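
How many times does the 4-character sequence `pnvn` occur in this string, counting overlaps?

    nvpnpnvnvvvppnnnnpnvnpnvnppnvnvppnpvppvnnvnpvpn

Sliding a length-4 window over the 47 characters (44 positions):
  position 5–8: pnvn
  position 18–21: pnvn
  position 22–25: pnvn
  position 27–30: pnvn

4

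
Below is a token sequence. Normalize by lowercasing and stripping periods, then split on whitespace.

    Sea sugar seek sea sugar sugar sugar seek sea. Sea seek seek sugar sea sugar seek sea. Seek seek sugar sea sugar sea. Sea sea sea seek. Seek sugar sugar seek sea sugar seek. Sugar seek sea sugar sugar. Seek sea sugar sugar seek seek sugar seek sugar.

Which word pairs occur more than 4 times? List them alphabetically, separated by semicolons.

sea sugar; seek sea; seek sugar; sugar seek; sugar sugar

Bigram counts meeting the condition (more than 4 times):
  sea sugar: 7
  seek sea: 6
  seek sugar: 6
  sugar seek: 9
  sugar sugar: 5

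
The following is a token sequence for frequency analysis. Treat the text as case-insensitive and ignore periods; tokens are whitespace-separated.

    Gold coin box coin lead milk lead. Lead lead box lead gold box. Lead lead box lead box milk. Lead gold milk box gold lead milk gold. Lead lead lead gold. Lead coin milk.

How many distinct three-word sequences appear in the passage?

34 tokens → 32 trigram windows in total.
Repeated trigrams (each contributes count−1 duplicates):
  lead box lead: 2
  lead lead box: 2
  lead lead lead: 2
3 duplicate windows → 32 − 3 = 29 distinct.

29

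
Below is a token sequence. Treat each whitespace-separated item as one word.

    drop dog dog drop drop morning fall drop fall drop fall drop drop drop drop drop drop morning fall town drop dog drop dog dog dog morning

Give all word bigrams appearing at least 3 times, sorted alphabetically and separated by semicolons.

Bigram counts meeting the condition (at least 3 times):
  dog dog: 3
  drop dog: 3
  drop drop: 6
  fall drop: 3

dog dog; drop dog; drop drop; fall drop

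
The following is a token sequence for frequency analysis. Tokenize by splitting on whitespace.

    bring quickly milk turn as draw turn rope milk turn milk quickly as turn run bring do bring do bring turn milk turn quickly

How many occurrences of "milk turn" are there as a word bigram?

3

Scanning the 23 overlapping bigram windows for "milk turn":
  position 3–4: milk turn
  position 9–10: milk turn
  position 22–23: milk turn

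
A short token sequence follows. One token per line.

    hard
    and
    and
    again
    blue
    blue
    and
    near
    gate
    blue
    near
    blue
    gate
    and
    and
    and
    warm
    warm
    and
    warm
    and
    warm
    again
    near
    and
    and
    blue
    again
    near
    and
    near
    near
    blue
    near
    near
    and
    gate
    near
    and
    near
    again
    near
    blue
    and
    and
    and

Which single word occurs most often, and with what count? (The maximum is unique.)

Unigram frequencies (highest first):
  and: 16
  near: 11
  blue: 7
  again: 4
  warm: 4
  gate: 3
  … (1 more, each ≤ 1)

"and", 16 times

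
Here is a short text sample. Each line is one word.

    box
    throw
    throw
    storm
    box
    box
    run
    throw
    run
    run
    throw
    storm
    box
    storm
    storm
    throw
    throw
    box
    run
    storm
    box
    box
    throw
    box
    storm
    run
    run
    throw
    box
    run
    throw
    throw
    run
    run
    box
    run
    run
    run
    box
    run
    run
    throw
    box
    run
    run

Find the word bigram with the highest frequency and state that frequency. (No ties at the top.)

"run run", 7 times

Bigram frequencies (highest first):
  run run: 7
  box run: 6
  run throw: 5
  throw box: 4
  throw throw: 3
  storm box: 3
  … (10 more, each ≤ 2)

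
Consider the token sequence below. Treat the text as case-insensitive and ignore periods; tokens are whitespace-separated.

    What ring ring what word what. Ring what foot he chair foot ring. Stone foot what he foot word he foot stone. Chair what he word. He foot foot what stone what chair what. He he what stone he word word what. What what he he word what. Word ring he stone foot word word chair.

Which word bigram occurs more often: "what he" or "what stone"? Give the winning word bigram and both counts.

"what he": 4 occurrences
"what stone": 2 occurrences

"what he" (4 vs 2)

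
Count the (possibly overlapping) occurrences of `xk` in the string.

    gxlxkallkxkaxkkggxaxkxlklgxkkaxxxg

5

Sliding a length-2 window over the 34 characters (33 positions):
  position 4–5: xk
  position 10–11: xk
  position 13–14: xk
  position 20–21: xk
  position 27–28: xk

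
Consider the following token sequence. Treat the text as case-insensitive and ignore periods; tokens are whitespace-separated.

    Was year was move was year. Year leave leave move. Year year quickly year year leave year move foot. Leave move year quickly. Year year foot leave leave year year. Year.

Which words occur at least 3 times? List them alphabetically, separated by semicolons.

leave; move; was; year

Unigram counts meeting the condition (at least 3 times):
  leave: 6
  move: 4
  was: 3
  year: 14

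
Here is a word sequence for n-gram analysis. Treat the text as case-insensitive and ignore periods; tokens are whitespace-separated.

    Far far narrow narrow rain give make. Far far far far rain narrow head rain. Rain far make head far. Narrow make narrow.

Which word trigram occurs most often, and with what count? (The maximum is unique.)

"far far far", 2 times

Trigram frequencies (highest first):
  far far far: 2
  far far narrow: 1
  far narrow narrow: 1
  narrow narrow rain: 1
  narrow rain give: 1
  rain give make: 1
  … (14 more, each ≤ 1)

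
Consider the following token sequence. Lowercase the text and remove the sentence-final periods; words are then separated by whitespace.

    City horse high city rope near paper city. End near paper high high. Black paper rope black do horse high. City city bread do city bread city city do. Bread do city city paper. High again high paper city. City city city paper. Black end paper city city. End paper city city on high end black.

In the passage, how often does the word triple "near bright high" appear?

Scanning the 54 overlapping trigram windows for "near bright high":
  (none found)

0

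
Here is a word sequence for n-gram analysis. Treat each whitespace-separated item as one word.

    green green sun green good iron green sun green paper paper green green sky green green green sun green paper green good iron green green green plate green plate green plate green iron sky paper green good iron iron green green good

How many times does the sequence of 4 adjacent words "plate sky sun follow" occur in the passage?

Scanning the 39 overlapping 4-gram windows for "plate sky sun follow":
  (none found)

0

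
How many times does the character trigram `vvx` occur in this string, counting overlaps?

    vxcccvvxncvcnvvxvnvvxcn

3

Sliding a length-3 window over the 23 characters (21 positions):
  position 6–8: vvx
  position 14–16: vvx
  position 19–21: vvx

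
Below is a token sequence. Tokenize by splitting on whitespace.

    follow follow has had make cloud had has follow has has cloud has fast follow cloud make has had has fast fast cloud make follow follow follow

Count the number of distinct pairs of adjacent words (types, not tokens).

19

27 tokens → 26 bigram windows in total.
Repeated bigrams (each contributes count−1 duplicates):
  follow follow: 3
  cloud make: 2
  follow has: 2
  had has: 2
  has fast: 2
  has had: 2
7 duplicate windows → 26 − 7 = 19 distinct.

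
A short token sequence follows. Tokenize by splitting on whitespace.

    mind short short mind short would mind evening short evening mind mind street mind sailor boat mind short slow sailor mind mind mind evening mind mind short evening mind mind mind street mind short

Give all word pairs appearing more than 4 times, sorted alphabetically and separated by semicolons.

Bigram counts meeting the condition (more than 4 times):
  mind mind: 6
  mind short: 5

mind mind; mind short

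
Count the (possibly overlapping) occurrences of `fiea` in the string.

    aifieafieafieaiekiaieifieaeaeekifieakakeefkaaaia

5

Sliding a length-4 window over the 48 characters (45 positions):
  position 3–6: fiea
  position 7–10: fiea
  position 11–14: fiea
  position 23–26: fiea
  position 33–36: fiea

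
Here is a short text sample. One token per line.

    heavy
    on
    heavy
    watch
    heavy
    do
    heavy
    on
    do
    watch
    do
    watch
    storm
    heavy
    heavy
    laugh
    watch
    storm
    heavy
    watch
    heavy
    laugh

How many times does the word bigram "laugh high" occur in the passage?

Scanning the 21 overlapping bigram windows for "laugh high":
  (none found)

0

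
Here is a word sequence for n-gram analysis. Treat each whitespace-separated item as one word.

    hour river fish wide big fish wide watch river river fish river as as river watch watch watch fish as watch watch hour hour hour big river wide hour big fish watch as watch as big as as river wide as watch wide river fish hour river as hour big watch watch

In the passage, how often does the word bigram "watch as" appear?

2

Scanning the 51 overlapping bigram windows for "watch as":
  position 32–33: watch as
  position 34–35: watch as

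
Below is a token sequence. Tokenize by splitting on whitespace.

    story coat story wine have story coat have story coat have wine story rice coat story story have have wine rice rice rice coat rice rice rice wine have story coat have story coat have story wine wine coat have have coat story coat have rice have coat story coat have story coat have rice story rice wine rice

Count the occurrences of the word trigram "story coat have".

7

Scanning the 57 overlapping trigram windows for "story coat have":
  position 6–8: story coat have
  position 9–11: story coat have
  position 30–32: story coat have
  position 33–35: story coat have
  position 43–45: story coat have
  position 49–51: story coat have
  position 52–54: story coat have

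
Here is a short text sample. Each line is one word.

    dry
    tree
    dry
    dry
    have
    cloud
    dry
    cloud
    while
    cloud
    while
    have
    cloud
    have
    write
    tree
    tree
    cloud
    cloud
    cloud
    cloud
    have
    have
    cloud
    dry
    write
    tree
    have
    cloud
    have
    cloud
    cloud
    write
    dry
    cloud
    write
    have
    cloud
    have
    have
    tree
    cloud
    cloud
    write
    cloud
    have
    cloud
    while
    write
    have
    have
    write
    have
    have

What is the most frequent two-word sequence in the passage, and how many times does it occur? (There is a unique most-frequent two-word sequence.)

Bigram frequencies (highest first):
  have cloud: 7
  cloud have: 5
  cloud cloud: 5
  have have: 4
  cloud while: 3
  cloud write: 3
  … (19 more, each ≤ 3)

"have cloud", 7 times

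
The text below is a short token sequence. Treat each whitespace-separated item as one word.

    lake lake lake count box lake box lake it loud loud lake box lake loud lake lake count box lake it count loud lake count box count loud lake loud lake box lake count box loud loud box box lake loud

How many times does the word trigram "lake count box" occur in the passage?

4

Scanning the 39 overlapping trigram windows for "lake count box":
  position 3–5: lake count box
  position 17–19: lake count box
  position 24–26: lake count box
  position 33–35: lake count box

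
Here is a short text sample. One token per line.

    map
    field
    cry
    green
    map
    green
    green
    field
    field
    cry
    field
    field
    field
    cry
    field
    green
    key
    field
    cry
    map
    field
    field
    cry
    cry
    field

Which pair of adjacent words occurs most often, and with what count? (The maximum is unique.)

"field cry", 5 times

Bigram frequencies (highest first):
  field cry: 5
  field field: 4
  cry field: 3
  map field: 2
  cry green: 1
  green map: 1
  … (8 more, each ≤ 1)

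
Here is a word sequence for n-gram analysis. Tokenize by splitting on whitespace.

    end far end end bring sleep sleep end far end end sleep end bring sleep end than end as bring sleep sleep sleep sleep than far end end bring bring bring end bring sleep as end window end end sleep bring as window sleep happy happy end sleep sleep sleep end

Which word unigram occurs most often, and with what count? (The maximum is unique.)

"end", 17 times

Unigram frequencies (highest first):
  end: 17
  sleep: 14
  bring: 8
  far: 3
  as: 3
  than: 2
  … (2 more, each ≤ 2)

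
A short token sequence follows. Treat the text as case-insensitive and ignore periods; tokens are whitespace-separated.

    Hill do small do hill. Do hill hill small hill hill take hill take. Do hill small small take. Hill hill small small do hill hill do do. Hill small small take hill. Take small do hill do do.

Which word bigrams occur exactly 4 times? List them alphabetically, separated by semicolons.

Bigram counts meeting the condition (exactly 4 times):
  hill do: 4
  hill hill: 4
  hill small: 4

hill do; hill hill; hill small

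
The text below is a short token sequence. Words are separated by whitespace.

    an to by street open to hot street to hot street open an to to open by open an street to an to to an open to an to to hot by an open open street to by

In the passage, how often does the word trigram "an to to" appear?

3

Scanning the 36 overlapping trigram windows for "an to to":
  position 13–15: an to to
  position 22–24: an to to
  position 28–30: an to to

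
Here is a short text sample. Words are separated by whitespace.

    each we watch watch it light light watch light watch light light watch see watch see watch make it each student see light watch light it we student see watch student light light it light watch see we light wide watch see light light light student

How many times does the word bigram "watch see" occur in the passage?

4

Scanning the 45 overlapping bigram windows for "watch see":
  position 13–14: watch see
  position 15–16: watch see
  position 36–37: watch see
  position 41–42: watch see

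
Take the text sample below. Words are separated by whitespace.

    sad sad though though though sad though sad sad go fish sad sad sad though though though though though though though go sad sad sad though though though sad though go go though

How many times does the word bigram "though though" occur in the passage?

Scanning the 32 overlapping bigram windows for "though though":
  position 3–4: though though
  position 4–5: though though
  position 15–16: though though
  position 16–17: though though
  position 17–18: though though
  position 18–19: though though
  position 19–20: though though
  position 20–21: though though
  position 26–27: though though
  position 27–28: though though

10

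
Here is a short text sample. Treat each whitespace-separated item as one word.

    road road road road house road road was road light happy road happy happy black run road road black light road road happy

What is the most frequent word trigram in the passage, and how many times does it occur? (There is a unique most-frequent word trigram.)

"road road road", 2 times

Trigram frequencies (highest first):
  road road road: 2
  road road house: 1
  road house road: 1
  house road road: 1
  road road was: 1
  road was road: 1
  … (14 more, each ≤ 1)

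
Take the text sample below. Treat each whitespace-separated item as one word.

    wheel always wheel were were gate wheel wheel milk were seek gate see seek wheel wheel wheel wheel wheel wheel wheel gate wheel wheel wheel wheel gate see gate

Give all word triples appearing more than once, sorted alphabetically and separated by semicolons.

gate wheel wheel; wheel wheel gate; wheel wheel wheel

Trigram counts meeting the condition (more than once):
  gate wheel wheel: 2
  wheel wheel gate: 2
  wheel wheel wheel: 7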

_ _ _

- **ABOUT THIS TASK**: Take the lines above from the first through the one containing "bring quickly milk" and reproduce them exactly; include nothing else.

- **SOLUTION**:
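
How many times does the 4-character sequence `pnvn` occur in this string, counting overlaps?

    nvpnpnvnvvvppnnnnpnvnpnvnppnvnvppnpvppvnnvnpvpn

Sliding a length-4 window over the 47 characters (44 positions):
  position 5–8: pnvn
  position 18–21: pnvn
  position 22–25: pnvn
  position 27–30: pnvn

4

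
Below is a token sequence. Normalize by lowercasing and stripping periods, then split on whitespace.

    Sea sugar seek sea sugar sugar sugar seek sea. Sea seek seek sugar sea sugar seek sea. Seek seek sugar sea sugar sea. Sea sea sea seek. Seek sugar sugar seek sea sugar seek. Sugar seek sea sugar sugar. Seek sea sugar sugar seek seek sugar seek sugar.

Which word pairs occur more than 4 times? List them alphabetically, separated by semicolons.

sea sugar; seek sea; seek sugar; sugar seek; sugar sugar

Bigram counts meeting the condition (more than 4 times):
  sea sugar: 7
  seek sea: 6
  seek sugar: 6
  sugar seek: 9
  sugar sugar: 5

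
The following is a token sequence for frequency analysis. Treat the text as case-insensitive and ignore periods; tokens are whitespace-separated.

    Gold coin box coin lead milk lead. Lead lead box lead gold box. Lead lead box lead box milk. Lead gold milk box gold lead milk gold. Lead lead lead gold. Lead coin milk.

How many distinct three-word sequences appear in the passage?

34 tokens → 32 trigram windows in total.
Repeated trigrams (each contributes count−1 duplicates):
  lead box lead: 2
  lead lead box: 2
  lead lead lead: 2
3 duplicate windows → 32 − 3 = 29 distinct.

29

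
Below is a token sequence. Treat each whitespace-separated item as one word.

    drop dog dog drop drop morning fall drop fall drop fall drop drop drop drop drop drop morning fall town drop dog drop dog dog dog morning

Give all word bigrams appearing at least 3 times, sorted alphabetically and separated by semicolons.

Bigram counts meeting the condition (at least 3 times):
  dog dog: 3
  drop dog: 3
  drop drop: 6
  fall drop: 3

dog dog; drop dog; drop drop; fall drop

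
The following is a token sequence for frequency analysis. Tokenize by splitting on whitespace.

    bring quickly milk turn as draw turn rope milk turn milk quickly as turn run bring do bring do bring turn milk turn quickly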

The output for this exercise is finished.